Collected data
- - -

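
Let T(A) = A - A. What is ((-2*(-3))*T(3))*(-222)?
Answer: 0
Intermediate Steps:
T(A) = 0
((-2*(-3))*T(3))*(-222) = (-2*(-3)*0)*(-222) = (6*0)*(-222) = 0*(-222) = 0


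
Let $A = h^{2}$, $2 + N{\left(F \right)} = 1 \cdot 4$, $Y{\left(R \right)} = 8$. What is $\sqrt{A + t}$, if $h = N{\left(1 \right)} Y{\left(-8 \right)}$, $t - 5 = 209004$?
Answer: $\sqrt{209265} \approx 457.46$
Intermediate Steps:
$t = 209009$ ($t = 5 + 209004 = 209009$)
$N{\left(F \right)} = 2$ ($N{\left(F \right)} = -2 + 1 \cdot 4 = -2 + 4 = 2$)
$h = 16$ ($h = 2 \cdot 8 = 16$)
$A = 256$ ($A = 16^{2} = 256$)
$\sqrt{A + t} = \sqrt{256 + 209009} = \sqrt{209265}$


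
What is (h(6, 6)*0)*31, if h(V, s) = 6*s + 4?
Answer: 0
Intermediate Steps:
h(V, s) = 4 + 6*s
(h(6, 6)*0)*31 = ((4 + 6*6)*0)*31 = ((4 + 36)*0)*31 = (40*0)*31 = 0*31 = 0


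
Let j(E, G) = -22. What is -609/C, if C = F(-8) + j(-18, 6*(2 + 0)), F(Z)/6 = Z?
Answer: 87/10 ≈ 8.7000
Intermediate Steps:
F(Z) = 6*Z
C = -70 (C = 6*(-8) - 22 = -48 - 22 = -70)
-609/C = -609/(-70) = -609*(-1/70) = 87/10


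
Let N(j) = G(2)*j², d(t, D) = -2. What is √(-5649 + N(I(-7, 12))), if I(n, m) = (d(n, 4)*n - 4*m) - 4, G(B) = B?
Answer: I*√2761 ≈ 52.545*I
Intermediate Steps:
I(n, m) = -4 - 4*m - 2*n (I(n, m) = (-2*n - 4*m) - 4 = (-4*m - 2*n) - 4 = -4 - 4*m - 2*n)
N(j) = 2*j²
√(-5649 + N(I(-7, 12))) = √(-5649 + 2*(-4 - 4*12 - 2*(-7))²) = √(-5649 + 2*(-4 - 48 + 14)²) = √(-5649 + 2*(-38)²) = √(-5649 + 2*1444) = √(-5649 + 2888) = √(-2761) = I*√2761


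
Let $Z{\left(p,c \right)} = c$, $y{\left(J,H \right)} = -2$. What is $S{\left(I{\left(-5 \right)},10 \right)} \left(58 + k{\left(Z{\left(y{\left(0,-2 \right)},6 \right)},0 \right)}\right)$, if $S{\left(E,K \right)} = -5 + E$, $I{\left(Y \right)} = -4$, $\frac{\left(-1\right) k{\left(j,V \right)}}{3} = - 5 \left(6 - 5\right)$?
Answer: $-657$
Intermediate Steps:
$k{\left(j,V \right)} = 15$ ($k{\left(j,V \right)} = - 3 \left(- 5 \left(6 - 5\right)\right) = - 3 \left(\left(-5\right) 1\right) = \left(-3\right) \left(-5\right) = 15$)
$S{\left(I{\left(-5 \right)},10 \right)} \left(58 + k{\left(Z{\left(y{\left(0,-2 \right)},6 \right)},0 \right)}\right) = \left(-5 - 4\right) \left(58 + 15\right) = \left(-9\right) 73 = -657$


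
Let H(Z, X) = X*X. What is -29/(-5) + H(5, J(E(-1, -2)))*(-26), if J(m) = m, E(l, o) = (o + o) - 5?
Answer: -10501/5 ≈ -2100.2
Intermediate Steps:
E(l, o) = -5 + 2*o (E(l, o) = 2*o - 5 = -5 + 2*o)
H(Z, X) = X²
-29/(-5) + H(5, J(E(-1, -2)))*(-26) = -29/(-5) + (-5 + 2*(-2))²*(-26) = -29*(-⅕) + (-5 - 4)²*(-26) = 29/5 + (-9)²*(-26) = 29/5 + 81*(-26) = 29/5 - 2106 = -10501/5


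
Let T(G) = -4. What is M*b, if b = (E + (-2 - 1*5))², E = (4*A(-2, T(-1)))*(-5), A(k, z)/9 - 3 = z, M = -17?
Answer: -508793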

- - -

(REQUIRED WORK): Retype every entry without changing anything.

(REPLY):
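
Let T(A) = A - A. What is ((-2*(-3))*T(3))*(-222)?
Answer: 0
Intermediate Steps:
T(A) = 0
((-2*(-3))*T(3))*(-222) = (-2*(-3)*0)*(-222) = (6*0)*(-222) = 0*(-222) = 0


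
Let $A = h^{2}$, $2 + N{\left(F \right)} = 1 \cdot 4$, $Y{\left(R \right)} = 8$. What is $\sqrt{A + t}$, if $h = N{\left(1 \right)} Y{\left(-8 \right)}$, $t - 5 = 209004$?
Answer: $\sqrt{209265} \approx 457.46$
Intermediate Steps:
$t = 209009$ ($t = 5 + 209004 = 209009$)
$N{\left(F \right)} = 2$ ($N{\left(F \right)} = -2 + 1 \cdot 4 = -2 + 4 = 2$)
$h = 16$ ($h = 2 \cdot 8 = 16$)
$A = 256$ ($A = 16^{2} = 256$)
$\sqrt{A + t} = \sqrt{256 + 209009} = \sqrt{209265}$


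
What is (h(6, 6)*0)*31, if h(V, s) = 6*s + 4?
Answer: 0
Intermediate Steps:
h(V, s) = 4 + 6*s
(h(6, 6)*0)*31 = ((4 + 6*6)*0)*31 = ((4 + 36)*0)*31 = (40*0)*31 = 0*31 = 0


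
Let j(E, G) = -22. What is -609/C, if C = F(-8) + j(-18, 6*(2 + 0)), F(Z)/6 = Z?
Answer: 87/10 ≈ 8.7000
Intermediate Steps:
F(Z) = 6*Z
C = -70 (C = 6*(-8) - 22 = -48 - 22 = -70)
-609/C = -609/(-70) = -609*(-1/70) = 87/10


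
Let N(j) = G(2)*j², d(t, D) = -2. What is √(-5649 + N(I(-7, 12))), if I(n, m) = (d(n, 4)*n - 4*m) - 4, G(B) = B?
Answer: I*√2761 ≈ 52.545*I
Intermediate Steps:
I(n, m) = -4 - 4*m - 2*n (I(n, m) = (-2*n - 4*m) - 4 = (-4*m - 2*n) - 4 = -4 - 4*m - 2*n)
N(j) = 2*j²
√(-5649 + N(I(-7, 12))) = √(-5649 + 2*(-4 - 4*12 - 2*(-7))²) = √(-5649 + 2*(-4 - 48 + 14)²) = √(-5649 + 2*(-38)²) = √(-5649 + 2*1444) = √(-5649 + 2888) = √(-2761) = I*√2761


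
Let $Z{\left(p,c \right)} = c$, $y{\left(J,H \right)} = -2$. What is $S{\left(I{\left(-5 \right)},10 \right)} \left(58 + k{\left(Z{\left(y{\left(0,-2 \right)},6 \right)},0 \right)}\right)$, if $S{\left(E,K \right)} = -5 + E$, $I{\left(Y \right)} = -4$, $\frac{\left(-1\right) k{\left(j,V \right)}}{3} = - 5 \left(6 - 5\right)$?
Answer: $-657$
Intermediate Steps:
$k{\left(j,V \right)} = 15$ ($k{\left(j,V \right)} = - 3 \left(- 5 \left(6 - 5\right)\right) = - 3 \left(\left(-5\right) 1\right) = \left(-3\right) \left(-5\right) = 15$)
$S{\left(I{\left(-5 \right)},10 \right)} \left(58 + k{\left(Z{\left(y{\left(0,-2 \right)},6 \right)},0 \right)}\right) = \left(-5 - 4\right) \left(58 + 15\right) = \left(-9\right) 73 = -657$


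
Let H(Z, X) = X*X. What is -29/(-5) + H(5, J(E(-1, -2)))*(-26), if J(m) = m, E(l, o) = (o + o) - 5?
Answer: -10501/5 ≈ -2100.2
Intermediate Steps:
E(l, o) = -5 + 2*o (E(l, o) = 2*o - 5 = -5 + 2*o)
H(Z, X) = X²
-29/(-5) + H(5, J(E(-1, -2)))*(-26) = -29/(-5) + (-5 + 2*(-2))²*(-26) = -29*(-⅕) + (-5 - 4)²*(-26) = 29/5 + (-9)²*(-26) = 29/5 + 81*(-26) = 29/5 - 2106 = -10501/5


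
Let T(G) = -4. What is M*b, if b = (E + (-2 - 1*5))², E = (4*A(-2, T(-1)))*(-5), A(k, z)/9 - 3 = z, M = -17?
Answer: -508793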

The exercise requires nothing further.